> [WHAT YOU NEED TO DO]: Each entry needs to be repeated exactly, with nothing added or removed.

> [DATA TO EXAMINE]:
-- Opening Marker --

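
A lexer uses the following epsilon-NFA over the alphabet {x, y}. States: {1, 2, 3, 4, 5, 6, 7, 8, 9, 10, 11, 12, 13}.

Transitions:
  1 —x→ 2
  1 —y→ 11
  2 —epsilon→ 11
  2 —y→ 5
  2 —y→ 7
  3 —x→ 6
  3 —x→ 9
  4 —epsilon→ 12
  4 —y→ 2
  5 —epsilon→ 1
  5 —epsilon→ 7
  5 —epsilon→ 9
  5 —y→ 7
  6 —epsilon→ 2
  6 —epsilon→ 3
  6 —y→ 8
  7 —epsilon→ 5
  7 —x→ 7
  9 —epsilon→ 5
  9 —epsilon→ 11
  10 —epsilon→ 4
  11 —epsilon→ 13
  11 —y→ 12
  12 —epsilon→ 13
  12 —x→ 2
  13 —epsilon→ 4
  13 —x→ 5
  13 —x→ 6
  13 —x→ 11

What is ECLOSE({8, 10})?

{4, 8, 10, 12, 13}

Start with {8, 10}.
From 10 via epsilon: add 4.
From 4 via epsilon: add 12.
From 12 via epsilon: add 13.
No new states can be added; the closed set is {4, 8, 10, 12, 13}.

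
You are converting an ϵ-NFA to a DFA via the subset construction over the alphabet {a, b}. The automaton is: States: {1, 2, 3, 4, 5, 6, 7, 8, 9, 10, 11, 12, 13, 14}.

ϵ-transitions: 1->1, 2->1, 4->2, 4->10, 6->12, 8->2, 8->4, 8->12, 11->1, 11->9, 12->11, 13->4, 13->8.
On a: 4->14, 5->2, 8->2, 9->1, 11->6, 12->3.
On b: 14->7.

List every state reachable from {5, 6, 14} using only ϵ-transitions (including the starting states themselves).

Start with {5, 6, 14}.
From 6 via ϵ: add 12.
From 12 via ϵ: add 11.
From 11 via ϵ: add 1, 9.
No new states can be added; the closed set is {1, 5, 6, 9, 11, 12, 14}.

{1, 5, 6, 9, 11, 12, 14}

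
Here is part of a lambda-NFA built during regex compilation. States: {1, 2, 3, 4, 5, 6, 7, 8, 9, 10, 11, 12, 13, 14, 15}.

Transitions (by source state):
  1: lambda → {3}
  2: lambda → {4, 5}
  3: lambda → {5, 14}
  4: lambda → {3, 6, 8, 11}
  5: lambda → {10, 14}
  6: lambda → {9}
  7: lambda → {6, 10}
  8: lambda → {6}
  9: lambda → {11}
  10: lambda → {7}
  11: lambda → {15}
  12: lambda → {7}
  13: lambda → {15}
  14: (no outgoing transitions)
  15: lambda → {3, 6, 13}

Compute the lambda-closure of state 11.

{3, 5, 6, 7, 9, 10, 11, 13, 14, 15}

Start with {11}.
From 11 via lambda: add 15.
From 15 via lambda: add 3, 6, 13.
From 3 via lambda: add 5, 14.
From 6 via lambda: add 9.
From 5 via lambda: add 10.
From 10 via lambda: add 7.
No new states can be added; the closed set is {3, 5, 6, 7, 9, 10, 11, 13, 14, 15}.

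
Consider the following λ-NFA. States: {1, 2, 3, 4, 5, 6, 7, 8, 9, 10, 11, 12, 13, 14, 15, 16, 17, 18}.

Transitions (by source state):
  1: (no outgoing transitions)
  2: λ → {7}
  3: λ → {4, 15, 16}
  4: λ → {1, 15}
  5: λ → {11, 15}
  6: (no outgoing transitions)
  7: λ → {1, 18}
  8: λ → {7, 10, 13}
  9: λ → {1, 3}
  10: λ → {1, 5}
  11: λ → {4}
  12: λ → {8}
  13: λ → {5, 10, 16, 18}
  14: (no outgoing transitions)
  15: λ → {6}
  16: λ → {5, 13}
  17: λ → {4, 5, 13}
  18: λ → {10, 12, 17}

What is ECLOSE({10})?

Start with {10}.
From 10 via λ: add 1, 5.
From 5 via λ: add 11, 15.
From 11 via λ: add 4.
From 15 via λ: add 6.
No new states can be added; the closed set is {1, 4, 5, 6, 10, 11, 15}.

{1, 4, 5, 6, 10, 11, 15}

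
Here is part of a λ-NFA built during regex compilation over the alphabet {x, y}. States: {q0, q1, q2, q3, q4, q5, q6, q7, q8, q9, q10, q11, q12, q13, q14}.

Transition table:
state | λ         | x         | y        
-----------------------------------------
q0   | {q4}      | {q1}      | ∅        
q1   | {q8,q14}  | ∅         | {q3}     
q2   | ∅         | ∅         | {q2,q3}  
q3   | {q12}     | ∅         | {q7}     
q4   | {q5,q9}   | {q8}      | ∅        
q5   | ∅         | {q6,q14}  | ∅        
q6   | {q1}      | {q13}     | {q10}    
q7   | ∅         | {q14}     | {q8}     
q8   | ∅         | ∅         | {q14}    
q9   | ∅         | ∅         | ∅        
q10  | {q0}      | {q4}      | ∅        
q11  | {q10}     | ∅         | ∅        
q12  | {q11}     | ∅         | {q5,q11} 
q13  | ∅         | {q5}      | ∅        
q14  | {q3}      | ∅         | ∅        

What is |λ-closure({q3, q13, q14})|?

10

Start with {q3, q13, q14}.
From q3 via λ: add q12.
From q12 via λ: add q11.
From q11 via λ: add q10.
From q10 via λ: add q0.
From q0 via λ: add q4.
From q4 via λ: add q5, q9.
λ-closure = {q0, q3, q4, q5, q9, q10, q11, q12, q13, q14}, which has 10 states.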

-- Closing Marker --

> [SOLUTION FOR THIS PROBLEM]:
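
A lexer uses the following epsilon-NFA over the alphabet {x, y}. States: {1, 2, 3, 4, 5, 6, 7, 8, 9, 10, 11, 12, 13}.

Transitions:
  1 —x→ 2
  1 —y→ 11
  2 —epsilon→ 11
  2 —y→ 5
  2 —y→ 7
  3 —x→ 6
  3 —x→ 9
  4 —epsilon→ 12
  4 —y→ 2
  5 —epsilon→ 1
  5 —epsilon→ 7
  5 —epsilon→ 9
  5 —y→ 7
  6 —epsilon→ 2
  6 —epsilon→ 3
  6 —y→ 8
  7 —epsilon→ 5
  7 —x→ 7
  9 —epsilon→ 5
  9 —epsilon→ 11
  10 —epsilon→ 4
  11 —epsilon→ 13
  11 —y→ 12
  12 —epsilon→ 13
  12 —x→ 2
  13 —epsilon→ 4
  13 —x→ 5
  13 —x→ 6
  13 —x→ 11

What is ECLOSE({8, 10})?

{4, 8, 10, 12, 13}

Start with {8, 10}.
From 10 via epsilon: add 4.
From 4 via epsilon: add 12.
From 12 via epsilon: add 13.
No new states can be added; the closed set is {4, 8, 10, 12, 13}.

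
You are converting an ϵ-NFA to a DFA via the subset construction over the alphabet {a, b}. The automaton is: States: {1, 2, 3, 4, 5, 6, 7, 8, 9, 10, 11, 12, 13, 14}.

ϵ-transitions: 1->1, 2->1, 4->2, 4->10, 6->12, 8->2, 8->4, 8->12, 11->1, 11->9, 12->11, 13->4, 13->8.
On a: 4->14, 5->2, 8->2, 9->1, 11->6, 12->3.
On b: 14->7.

List every state reachable from {5, 6, 14} using only ϵ-transitions (including the starting states themselves).

Start with {5, 6, 14}.
From 6 via ϵ: add 12.
From 12 via ϵ: add 11.
From 11 via ϵ: add 1, 9.
No new states can be added; the closed set is {1, 5, 6, 9, 11, 12, 14}.

{1, 5, 6, 9, 11, 12, 14}

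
Here is part of a lambda-NFA built during regex compilation. States: {1, 2, 3, 4, 5, 6, 7, 8, 9, 10, 11, 12, 13, 14, 15}.

Transitions (by source state):
  1: lambda → {3}
  2: lambda → {4, 5}
  3: lambda → {5, 14}
  4: lambda → {3, 6, 8, 11}
  5: lambda → {10, 14}
  6: lambda → {9}
  7: lambda → {6, 10}
  8: lambda → {6}
  9: lambda → {11}
  10: lambda → {7}
  11: lambda → {15}
  12: lambda → {7}
  13: lambda → {15}
  14: (no outgoing transitions)
  15: lambda → {3, 6, 13}

Compute the lambda-closure of state 11.

{3, 5, 6, 7, 9, 10, 11, 13, 14, 15}

Start with {11}.
From 11 via lambda: add 15.
From 15 via lambda: add 3, 6, 13.
From 3 via lambda: add 5, 14.
From 6 via lambda: add 9.
From 5 via lambda: add 10.
From 10 via lambda: add 7.
No new states can be added; the closed set is {3, 5, 6, 7, 9, 10, 11, 13, 14, 15}.

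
Consider the following λ-NFA. States: {1, 2, 3, 4, 5, 6, 7, 8, 9, 10, 11, 12, 13, 14, 15, 16, 17, 18}.

Transitions (by source state):
  1: (no outgoing transitions)
  2: λ → {7}
  3: λ → {4, 15, 16}
  4: λ → {1, 15}
  5: λ → {11, 15}
  6: (no outgoing transitions)
  7: λ → {1, 18}
  8: λ → {7, 10, 13}
  9: λ → {1, 3}
  10: λ → {1, 5}
  11: λ → {4}
  12: λ → {8}
  13: λ → {5, 10, 16, 18}
  14: (no outgoing transitions)
  15: λ → {6}
  16: λ → {5, 13}
  17: λ → {4, 5, 13}
  18: λ → {10, 12, 17}

What is ECLOSE({10})?

Start with {10}.
From 10 via λ: add 1, 5.
From 5 via λ: add 11, 15.
From 11 via λ: add 4.
From 15 via λ: add 6.
No new states can be added; the closed set is {1, 4, 5, 6, 10, 11, 15}.

{1, 4, 5, 6, 10, 11, 15}

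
Here is part of a λ-NFA built during regex compilation over the alphabet {x, y}. States: {q0, q1, q2, q3, q4, q5, q6, q7, q8, q9, q10, q11, q12, q13, q14}.

Transition table:
state | λ         | x         | y        
-----------------------------------------
q0   | {q4}      | {q1}      | ∅        
q1   | {q8,q14}  | ∅         | {q3}     
q2   | ∅         | ∅         | {q2,q3}  
q3   | {q12}     | ∅         | {q7}     
q4   | {q5,q9}   | {q8}      | ∅        
q5   | ∅         | {q6,q14}  | ∅        
q6   | {q1}      | {q13}     | {q10}    
q7   | ∅         | {q14}     | {q8}     
q8   | ∅         | ∅         | {q14}    
q9   | ∅         | ∅         | ∅        
q10  | {q0}      | {q4}      | ∅        
q11  | {q10}     | ∅         | ∅        
q12  | {q11}     | ∅         | {q5,q11} 
q13  | ∅         | {q5}      | ∅        
q14  | {q3}      | ∅         | ∅        

What is |λ-closure({q3, q13, q14})|?

10

Start with {q3, q13, q14}.
From q3 via λ: add q12.
From q12 via λ: add q11.
From q11 via λ: add q10.
From q10 via λ: add q0.
From q0 via λ: add q4.
From q4 via λ: add q5, q9.
λ-closure = {q0, q3, q4, q5, q9, q10, q11, q12, q13, q14}, which has 10 states.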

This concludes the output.